:: Task prompt ::
Only the lines from the top of the data through the line with "Shortest Remaining Time" should be repeated, each exactly as written.

:: Dataset records ::
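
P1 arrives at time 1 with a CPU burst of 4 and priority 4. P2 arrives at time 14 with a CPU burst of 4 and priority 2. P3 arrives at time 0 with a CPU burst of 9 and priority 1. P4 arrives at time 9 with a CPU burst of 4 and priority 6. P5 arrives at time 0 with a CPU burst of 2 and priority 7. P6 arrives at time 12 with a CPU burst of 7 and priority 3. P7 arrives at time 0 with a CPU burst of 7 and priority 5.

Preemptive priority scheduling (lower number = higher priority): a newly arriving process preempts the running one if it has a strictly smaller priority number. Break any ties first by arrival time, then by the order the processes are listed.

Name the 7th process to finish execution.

P5

Timeline: | P3 0-9 | P1 9-12 | P6 12-14 | P2 14-18 | P6 18-23 | P1 23-24 | P7 24-31 | P4 31-35 | P5 35-37 |
Completion: P1=24  P2=18  P3=9  P4=35  P5=37  P6=23  P7=31
Finish order: P3 → P2 → P6 → P1 → P7 → P4 → P5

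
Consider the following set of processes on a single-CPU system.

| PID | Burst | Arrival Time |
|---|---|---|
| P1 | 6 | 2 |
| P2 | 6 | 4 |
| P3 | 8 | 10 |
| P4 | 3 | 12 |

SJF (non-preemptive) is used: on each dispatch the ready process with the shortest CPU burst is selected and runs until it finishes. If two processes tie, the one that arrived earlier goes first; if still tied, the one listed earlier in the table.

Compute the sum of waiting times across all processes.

Schedule: | idle 0-2 | P1 2-8 | P2 8-14 | P4 14-17 | P3 17-25 |
Completion: P1=8  P2=14  P3=25  P4=17
Waiting = turnaround − burst: P1=0, P2=4, P3=7, P4=2
Total waiting = 0 + 4 + 7 + 2 = 13

13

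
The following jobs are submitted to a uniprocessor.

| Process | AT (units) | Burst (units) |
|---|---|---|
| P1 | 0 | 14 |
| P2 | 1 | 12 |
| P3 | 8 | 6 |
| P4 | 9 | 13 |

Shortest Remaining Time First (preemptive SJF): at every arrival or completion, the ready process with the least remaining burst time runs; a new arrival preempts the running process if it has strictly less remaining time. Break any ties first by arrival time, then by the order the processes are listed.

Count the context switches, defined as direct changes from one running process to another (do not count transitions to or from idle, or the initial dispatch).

4

Gantt: | P1 0-1 | P2 1-13 | P3 13-19 | P1 19-32 | P4 32-45 |
Completion: P1=32  P2=13  P3=19  P4=45
Turnaround (C−A): P1=32  P2=12  P3=11  P4=36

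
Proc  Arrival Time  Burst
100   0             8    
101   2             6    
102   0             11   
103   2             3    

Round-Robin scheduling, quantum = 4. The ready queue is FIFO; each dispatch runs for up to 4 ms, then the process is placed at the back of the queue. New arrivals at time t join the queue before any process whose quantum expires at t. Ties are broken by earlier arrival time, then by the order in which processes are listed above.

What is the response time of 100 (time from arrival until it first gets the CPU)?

Schedule: | 100 0-4 | 102 4-8 | 101 8-12 | 103 12-15 | 100 15-19 | 102 19-23 | 101 23-25 | 102 25-28 |
Completion: 100=19  101=25  102=28  103=15
Response(100) = first start − arrival = 0 − 0 = 0

0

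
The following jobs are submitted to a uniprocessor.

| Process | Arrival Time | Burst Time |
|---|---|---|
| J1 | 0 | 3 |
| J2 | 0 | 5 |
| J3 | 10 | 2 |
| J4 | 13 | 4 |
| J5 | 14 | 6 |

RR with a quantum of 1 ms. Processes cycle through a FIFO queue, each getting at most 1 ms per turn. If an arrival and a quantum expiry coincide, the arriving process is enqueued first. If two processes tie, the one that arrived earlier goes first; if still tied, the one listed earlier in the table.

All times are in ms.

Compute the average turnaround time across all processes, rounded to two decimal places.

6.20

Schedule: | J1 0-1 | J2 1-2 | J1 2-3 | J2 3-4 | J1 4-5 | J2 5-8 | idle 8-10 | J3 10-12 | idle 12-13 | J4 13-14 | J5 14-15 | J4 15-16 | J5 16-17 | J4 17-18 | J5 18-19 | J4 19-20 | J5 20-23 |
Completion: J1=5  J2=8  J3=12  J4=20  J5=23
Turnaround times: J1=5, J2=8, J3=2, J4=7, J5=9
Average turnaround = (5+8+2+7+9) / 5 = 31/5 = 6.20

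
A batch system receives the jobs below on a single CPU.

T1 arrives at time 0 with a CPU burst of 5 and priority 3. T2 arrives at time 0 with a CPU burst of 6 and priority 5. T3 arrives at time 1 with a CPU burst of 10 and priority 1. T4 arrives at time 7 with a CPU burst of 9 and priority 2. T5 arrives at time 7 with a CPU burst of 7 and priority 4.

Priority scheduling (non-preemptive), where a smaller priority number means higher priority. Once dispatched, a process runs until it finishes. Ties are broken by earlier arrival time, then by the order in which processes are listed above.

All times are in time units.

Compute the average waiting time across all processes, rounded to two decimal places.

12.00

Gantt: | T1 0-5 | T3 5-15 | T4 15-24 | T5 24-31 | T2 31-37 |
Completion: T1=5  T2=37  T3=15  T4=24  T5=31
Turnaround (C−A): T1=5  T2=37  T3=14  T4=17  T5=24
Waiting times: T1=0, T2=31, T3=4, T4=8, T5=17
Average waiting = (0+31+4+8+17) / 5 = 60/5 = 12.00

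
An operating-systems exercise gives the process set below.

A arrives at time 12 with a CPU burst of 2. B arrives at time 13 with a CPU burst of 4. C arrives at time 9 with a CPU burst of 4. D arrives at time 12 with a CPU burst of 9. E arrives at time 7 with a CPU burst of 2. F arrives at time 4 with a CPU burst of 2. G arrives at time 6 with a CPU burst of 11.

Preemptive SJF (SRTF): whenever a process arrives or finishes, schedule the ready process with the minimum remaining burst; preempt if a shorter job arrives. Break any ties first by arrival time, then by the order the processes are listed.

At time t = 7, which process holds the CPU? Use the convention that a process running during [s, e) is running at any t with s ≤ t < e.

E

Timeline: | idle 0-4 | F 4-6 | G 6-7 | E 7-9 | C 9-13 | A 13-15 | B 15-19 | D 19-28 | G 28-38 |
Completion: A=15  B=19  C=13  D=28  E=9  F=6  G=38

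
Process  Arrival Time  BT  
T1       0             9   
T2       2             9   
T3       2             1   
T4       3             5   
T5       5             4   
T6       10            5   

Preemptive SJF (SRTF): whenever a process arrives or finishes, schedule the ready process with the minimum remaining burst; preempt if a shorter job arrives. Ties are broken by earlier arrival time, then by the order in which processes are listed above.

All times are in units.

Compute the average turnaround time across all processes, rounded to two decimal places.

Timeline: | T1 0-2 | T3 2-3 | T4 3-8 | T5 8-12 | T6 12-17 | T1 17-24 | T2 24-33 |
Completion: T1=24  T2=33  T3=3  T4=8  T5=12  T6=17
Turnaround (C−A): T1=24  T2=31  T3=1  T4=5  T5=7  T6=7
Turnaround times: T1=24, T2=31, T3=1, T4=5, T5=7, T6=7
Average turnaround = (24+31+1+5+7+7) / 6 = 75/6 = 12.50

12.50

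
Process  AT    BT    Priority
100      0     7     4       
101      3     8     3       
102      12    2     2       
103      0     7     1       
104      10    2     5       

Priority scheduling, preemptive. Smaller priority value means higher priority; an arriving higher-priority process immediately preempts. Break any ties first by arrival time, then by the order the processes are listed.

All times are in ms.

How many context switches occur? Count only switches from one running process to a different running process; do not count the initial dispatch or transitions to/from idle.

5

Gantt: | 103 0-7 | 101 7-12 | 102 12-14 | 101 14-17 | 100 17-24 | 104 24-26 |
Completion: 100=24  101=17  102=14  103=7  104=26
Turnaround (C−A): 100=24  101=14  102=2  103=7  104=16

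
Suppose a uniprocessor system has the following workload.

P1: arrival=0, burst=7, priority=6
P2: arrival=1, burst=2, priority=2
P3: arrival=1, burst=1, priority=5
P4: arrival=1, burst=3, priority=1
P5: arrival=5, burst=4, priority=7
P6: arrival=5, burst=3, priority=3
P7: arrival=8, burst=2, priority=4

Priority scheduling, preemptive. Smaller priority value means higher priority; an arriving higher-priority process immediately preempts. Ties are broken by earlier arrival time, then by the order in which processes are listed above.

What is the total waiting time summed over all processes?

Gantt: | P1 0-1 | P4 1-4 | P2 4-6 | P6 6-9 | P7 9-11 | P3 11-12 | P1 12-18 | P5 18-22 |
Completion: P1=18  P2=6  P3=12  P4=4  P5=22  P6=9  P7=11
Waiting = turnaround − burst: P1=11, P2=3, P3=10, P4=0, P5=13, P6=1, P7=1
Total waiting = 11 + 3 + 10 + 0 + 13 + 1 + 1 = 39

39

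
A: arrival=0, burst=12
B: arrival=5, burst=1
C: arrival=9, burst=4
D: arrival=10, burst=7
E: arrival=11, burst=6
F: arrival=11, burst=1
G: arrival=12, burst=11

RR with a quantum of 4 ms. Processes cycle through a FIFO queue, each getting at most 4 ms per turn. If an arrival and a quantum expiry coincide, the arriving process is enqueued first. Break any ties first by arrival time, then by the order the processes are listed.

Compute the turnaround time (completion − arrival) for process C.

Schedule: | A 0-8 | B 8-9 | A 9-13 | C 13-17 | D 17-21 | E 21-25 | F 25-26 | G 26-30 | D 30-33 | E 33-35 | G 35-42 |
Completion: A=13  B=9  C=17  D=33  E=35  F=26  G=42
Turnaround (C−A): A=13  B=4  C=8  D=23  E=24  F=15  G=30
Turnaround(C) = completion − arrival = 17 − 9 = 8

8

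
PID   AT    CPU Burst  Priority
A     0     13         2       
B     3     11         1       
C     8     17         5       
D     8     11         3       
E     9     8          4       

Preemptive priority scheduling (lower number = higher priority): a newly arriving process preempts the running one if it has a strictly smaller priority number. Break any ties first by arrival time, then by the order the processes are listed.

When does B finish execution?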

:: Answer area ::
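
P1 arrives at time 1 with a CPU burst of 4 and priority 4. P2 arrives at time 14 with a CPU burst of 4 and priority 2. P3 arrives at time 0 with a CPU burst of 9 and priority 1. P4 arrives at time 9 with a CPU burst of 4 and priority 6. P5 arrives at time 0 with a CPU burst of 2 and priority 7. P6 arrives at time 12 with a CPU burst of 7 and priority 3. P7 arrives at time 0 with a CPU burst of 7 and priority 5.

Preemptive priority scheduling (lower number = higher priority): a newly arriving process preempts the running one if it has a strictly smaller priority number. Break any ties first by arrival time, then by the order the processes are listed.

Name the 7th process to finish execution.

P5

Timeline: | P3 0-9 | P1 9-12 | P6 12-14 | P2 14-18 | P6 18-23 | P1 23-24 | P7 24-31 | P4 31-35 | P5 35-37 |
Completion: P1=24  P2=18  P3=9  P4=35  P5=37  P6=23  P7=31
Finish order: P3 → P2 → P6 → P1 → P7 → P4 → P5

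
Consider the following set of processes on a single-CPU system.

| PID | Burst | Arrival Time |
|---|---|---|
| P1 | 6 | 2 |
| P2 | 6 | 4 |
| P3 | 8 | 10 |
| P4 | 3 | 12 |

SJF (non-preemptive) is used: on each dispatch the ready process with the shortest CPU burst is selected and runs until it finishes. If two processes tie, the one that arrived earlier goes first; if still tied, the one listed earlier in the table.

Compute the sum of waiting times across all processes.

Schedule: | idle 0-2 | P1 2-8 | P2 8-14 | P4 14-17 | P3 17-25 |
Completion: P1=8  P2=14  P3=25  P4=17
Waiting = turnaround − burst: P1=0, P2=4, P3=7, P4=2
Total waiting = 0 + 4 + 7 + 2 = 13

13

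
The following jobs are submitted to a uniprocessor.

| Process | AT (units) | Burst (units) |
|---|---|---|
| P1 | 0 | 14 |
| P2 | 1 | 12 |
| P3 | 8 | 6 |
| P4 | 9 | 13 |

Shortest Remaining Time First (preemptive SJF): at every arrival or completion, the ready process with the least remaining burst time runs; a new arrival preempts the running process if it has strictly less remaining time. Break any ties first by arrival time, then by the order the processes are listed.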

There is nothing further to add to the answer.